___ Data
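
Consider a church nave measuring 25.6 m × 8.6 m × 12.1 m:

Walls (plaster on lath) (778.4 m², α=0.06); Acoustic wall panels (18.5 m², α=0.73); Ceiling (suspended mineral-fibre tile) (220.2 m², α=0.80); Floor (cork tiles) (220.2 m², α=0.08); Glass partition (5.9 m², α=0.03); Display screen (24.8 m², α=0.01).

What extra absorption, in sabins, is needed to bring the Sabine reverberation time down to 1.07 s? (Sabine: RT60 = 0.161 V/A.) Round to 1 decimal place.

146.4 sabins

Total absorption A₁ = 778.4*0.06 + 18.5*0.73 + 220.2*0.80 + 220.2*0.08 + 5.9*0.03 + 24.8*0.01
  = 46.704 + 13.505 + 176.160 + 17.616 + 0.177 + 0.248 = 254.410 m² sabins.
V = 2663.936 m³. Required absorption A₂ = 0.161 × 2663.936 / 1.07 = 400.835 sabins.
Shortfall: 400.835 − 254.410 = 146.4 sabins.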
______
Each entry, exactly as written, should be set down once more.

▸ Result below
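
Consider a church nave measuring 25.6 m × 8.6 m × 12.1 m:

Walls (plaster on lath) (778.4 m², α=0.06); Acoustic wall panels (18.5 m², α=0.73); Ceiling (suspended mineral-fibre tile) (220.2 m², α=0.80); Floor (cork tiles) (220.2 m², α=0.08); Glass partition (5.9 m², α=0.03); Display screen (24.8 m², α=0.01).

What extra absorption, in sabins, is needed to bring the Sabine reverberation time down to 1.07 s? (Sabine: RT60 = 0.161 V/A.) Round to 1 decimal place.

146.4 sabins

Total absorption A₁ = 778.4*0.06 + 18.5*0.73 + 220.2*0.80 + 220.2*0.08 + 5.9*0.03 + 24.8*0.01
  = 46.704 + 13.505 + 176.160 + 17.616 + 0.177 + 0.248 = 254.410 m² sabins.
V = 2663.936 m³. Required absorption A₂ = 0.161 × 2663.936 / 1.07 = 400.835 sabins.
Shortfall: 400.835 − 254.410 = 146.4 sabins.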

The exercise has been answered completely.